**DATASET RECORDS**
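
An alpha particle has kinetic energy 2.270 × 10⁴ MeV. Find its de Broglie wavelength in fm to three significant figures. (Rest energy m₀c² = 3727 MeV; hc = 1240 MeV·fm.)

Total energy E = KE + m₀c² = 2.270 × 10⁴ + 3727 = 26427 MeV.
(pc)² = E² − (m₀c²)² = (26427)² − (3727)² = 6.845 × 10⁸ MeV², so pc = 2.616 × 10⁴ MeV.
λ = hc/(pc) = 1240 MeV·fm / 2.616 × 10⁴ MeV = 0.0474 fm.

λ = 0.0474 fm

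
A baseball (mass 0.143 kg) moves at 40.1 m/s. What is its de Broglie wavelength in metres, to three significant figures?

λ = 1.16 × 10⁻³⁴ m

p = mv = 0.143 × 40.1 = 5.734 kg·m/s.
λ = h/p = 6.626 × 10⁻³⁴ / 5.734 = 1.16 × 10⁻³⁴ m.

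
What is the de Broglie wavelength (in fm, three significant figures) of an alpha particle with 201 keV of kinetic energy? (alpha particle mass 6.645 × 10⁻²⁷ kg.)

KE = 201 keV = 3.220 × 10⁻¹⁴ J.
p = √(2mKE) = √(2 × 6.645 × 10⁻²⁷ × 3.220 × 10⁻¹⁴) = 2.069 × 10⁻²⁰ kg·m/s.
λ = h/p = 6.626 × 10⁻³⁴ / 2.069 × 10⁻²⁰ = 3.20 × 10⁻¹⁴ m = 32.0 fm.

λ = 32.0 fm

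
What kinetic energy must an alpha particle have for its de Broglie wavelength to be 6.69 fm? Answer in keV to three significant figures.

p = h/λ = 6.626 × 10⁻³⁴ / 6.690 × 10⁻¹⁵ = 9.904 × 10⁻²⁰ kg·m/s.
KE = p²/(2m) = (9.904 × 10⁻²⁰)² / (2 × 6.645 × 10⁻²⁷) = 7.381 × 10⁻¹³ J = 4610 keV.

KE = 4610 keV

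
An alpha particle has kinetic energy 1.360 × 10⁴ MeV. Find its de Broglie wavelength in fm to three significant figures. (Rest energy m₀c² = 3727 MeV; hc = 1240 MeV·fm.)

Total energy E = KE + m₀c² = 1.360 × 10⁴ + 3727 = 17327 MeV.
(pc)² = E² − (m₀c²)² = (17327)² − (3727)² = 2.863 × 10⁸ MeV², so pc = 1.692 × 10⁴ MeV.
λ = hc/(pc) = 1240 MeV·fm / 1.692 × 10⁴ MeV = 0.0733 fm.

λ = 0.0733 fm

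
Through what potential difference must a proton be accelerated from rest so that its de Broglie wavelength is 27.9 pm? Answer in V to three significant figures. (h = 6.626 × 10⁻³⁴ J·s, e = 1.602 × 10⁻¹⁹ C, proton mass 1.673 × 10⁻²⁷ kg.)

p = h/λ = 6.626 × 10⁻³⁴ / 2.790 × 10⁻¹¹ = 2.375 × 10⁻²³ kg·m/s.
KE = p²/(2m) = 1.686 × 10⁻¹⁹ J.
V = KE/e = 1.686 × 10⁻¹⁹ / (1.602 × 10⁻¹⁹) = 1.05 V.

V = 1.05 V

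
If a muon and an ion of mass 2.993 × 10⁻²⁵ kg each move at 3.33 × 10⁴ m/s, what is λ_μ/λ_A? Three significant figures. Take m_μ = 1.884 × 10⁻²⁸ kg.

At fixed v, p = mv so λ = h/(mv) ∝ 1/m.
λ_μ/λ_A = m_A/m_μ = 2.993 × 10⁻²⁵/1.884 × 10⁻²⁸ = 1590.

λ_μ/λ_A = 1590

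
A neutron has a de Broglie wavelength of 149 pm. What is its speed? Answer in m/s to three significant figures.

v = 2650 m/s

p = h/λ = 6.626 × 10⁻³⁴ / 1.490 × 10⁻¹⁰ = 4.447 × 10⁻²⁴ kg·m/s.
v = p/m = 4.447 × 10⁻²⁴ / 1.675 × 10⁻²⁷ = 2.65 × 10³ m/s = 2650 m/s.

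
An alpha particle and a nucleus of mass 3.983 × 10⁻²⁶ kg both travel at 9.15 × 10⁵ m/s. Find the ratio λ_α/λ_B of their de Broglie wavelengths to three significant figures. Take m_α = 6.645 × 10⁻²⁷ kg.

At fixed v, p = mv so λ = h/(mv) ∝ 1/m.
λ_α/λ_B = m_B/m_α = 3.983 × 10⁻²⁶/6.645 × 10⁻²⁷ = 5.99.

λ_α/λ_B = 5.99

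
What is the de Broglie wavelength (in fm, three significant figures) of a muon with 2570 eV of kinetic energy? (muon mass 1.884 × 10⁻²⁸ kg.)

KE = 2570 eV = 4.117 × 10⁻¹⁶ J.
p = √(2mKE) = √(2 × 1.884 × 10⁻²⁸ × 4.117 × 10⁻¹⁶) = 3.939 × 10⁻²² kg·m/s.
λ = h/p = 6.626 × 10⁻³⁴ / 3.939 × 10⁻²² = 1.68 × 10⁻¹² m = 1680 fm.

λ = 1680 fm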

**WORK INSTRUCTIONS**
The entries above must be transcribed word for word.

**RESPONSE FOR THIS EXERCISE**
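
An alpha particle has kinetic energy 2.270 × 10⁴ MeV. Find its de Broglie wavelength in fm to three significant figures. (Rest energy m₀c² = 3727 MeV; hc = 1240 MeV·fm.)

Total energy E = KE + m₀c² = 2.270 × 10⁴ + 3727 = 26427 MeV.
(pc)² = E² − (m₀c²)² = (26427)² − (3727)² = 6.845 × 10⁸ MeV², so pc = 2.616 × 10⁴ MeV.
λ = hc/(pc) = 1240 MeV·fm / 2.616 × 10⁴ MeV = 0.0474 fm.

λ = 0.0474 fm

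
A baseball (mass 0.143 kg) moves at 40.1 m/s. What is its de Broglie wavelength in metres, to three significant figures?

λ = 1.16 × 10⁻³⁴ m

p = mv = 0.143 × 40.1 = 5.734 kg·m/s.
λ = h/p = 6.626 × 10⁻³⁴ / 5.734 = 1.16 × 10⁻³⁴ m.

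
What is the de Broglie wavelength (in fm, three significant figures) of an alpha particle with 201 keV of kinetic energy? (alpha particle mass 6.645 × 10⁻²⁷ kg.)

KE = 201 keV = 3.220 × 10⁻¹⁴ J.
p = √(2mKE) = √(2 × 6.645 × 10⁻²⁷ × 3.220 × 10⁻¹⁴) = 2.069 × 10⁻²⁰ kg·m/s.
λ = h/p = 6.626 × 10⁻³⁴ / 2.069 × 10⁻²⁰ = 3.20 × 10⁻¹⁴ m = 32.0 fm.

λ = 32.0 fm

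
What kinetic energy must an alpha particle have for its de Broglie wavelength to be 6.69 fm? Answer in keV to three significant figures.

p = h/λ = 6.626 × 10⁻³⁴ / 6.690 × 10⁻¹⁵ = 9.904 × 10⁻²⁰ kg·m/s.
KE = p²/(2m) = (9.904 × 10⁻²⁰)² / (2 × 6.645 × 10⁻²⁷) = 7.381 × 10⁻¹³ J = 4610 keV.

KE = 4610 keV

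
An alpha particle has kinetic energy 1.360 × 10⁴ MeV. Find its de Broglie wavelength in fm to three significant figures. (Rest energy m₀c² = 3727 MeV; hc = 1240 MeV·fm.)

Total energy E = KE + m₀c² = 1.360 × 10⁴ + 3727 = 17327 MeV.
(pc)² = E² − (m₀c²)² = (17327)² − (3727)² = 2.863 × 10⁸ MeV², so pc = 1.692 × 10⁴ MeV.
λ = hc/(pc) = 1240 MeV·fm / 1.692 × 10⁴ MeV = 0.0733 fm.

λ = 0.0733 fm

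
Through what potential difference must a proton be accelerated from rest so that its de Broglie wavelength is 27.9 pm? Answer in V to three significant figures. (h = 6.626 × 10⁻³⁴ J·s, e = 1.602 × 10⁻¹⁹ C, proton mass 1.673 × 10⁻²⁷ kg.)

p = h/λ = 6.626 × 10⁻³⁴ / 2.790 × 10⁻¹¹ = 2.375 × 10⁻²³ kg·m/s.
KE = p²/(2m) = 1.686 × 10⁻¹⁹ J.
V = KE/e = 1.686 × 10⁻¹⁹ / (1.602 × 10⁻¹⁹) = 1.05 V.

V = 1.05 V

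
If a muon and an ion of mass 2.993 × 10⁻²⁵ kg each move at 3.33 × 10⁴ m/s, what is λ_μ/λ_A? Three significant figures. Take m_μ = 1.884 × 10⁻²⁸ kg.

At fixed v, p = mv so λ = h/(mv) ∝ 1/m.
λ_μ/λ_A = m_A/m_μ = 2.993 × 10⁻²⁵/1.884 × 10⁻²⁸ = 1590.

λ_μ/λ_A = 1590

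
A neutron has a de Broglie wavelength of 149 pm. What is its speed? Answer in m/s to three significant figures.

v = 2650 m/s

p = h/λ = 6.626 × 10⁻³⁴ / 1.490 × 10⁻¹⁰ = 4.447 × 10⁻²⁴ kg·m/s.
v = p/m = 4.447 × 10⁻²⁴ / 1.675 × 10⁻²⁷ = 2.65 × 10³ m/s = 2650 m/s.

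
An alpha particle and a nucleus of mass 3.983 × 10⁻²⁶ kg both travel at 9.15 × 10⁵ m/s. Find the ratio λ_α/λ_B of their de Broglie wavelengths to three significant figures. Take m_α = 6.645 × 10⁻²⁷ kg.

At fixed v, p = mv so λ = h/(mv) ∝ 1/m.
λ_α/λ_B = m_B/m_α = 3.983 × 10⁻²⁶/6.645 × 10⁻²⁷ = 5.99.

λ_α/λ_B = 5.99

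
What is the de Broglie wavelength (in fm, three significant figures) of a muon with 2570 eV of kinetic energy? (muon mass 1.884 × 10⁻²⁸ kg.)

KE = 2570 eV = 4.117 × 10⁻¹⁶ J.
p = √(2mKE) = √(2 × 1.884 × 10⁻²⁸ × 4.117 × 10⁻¹⁶) = 3.939 × 10⁻²² kg·m/s.
λ = h/p = 6.626 × 10⁻³⁴ / 3.939 × 10⁻²² = 1.68 × 10⁻¹² m = 1680 fm.

λ = 1680 fm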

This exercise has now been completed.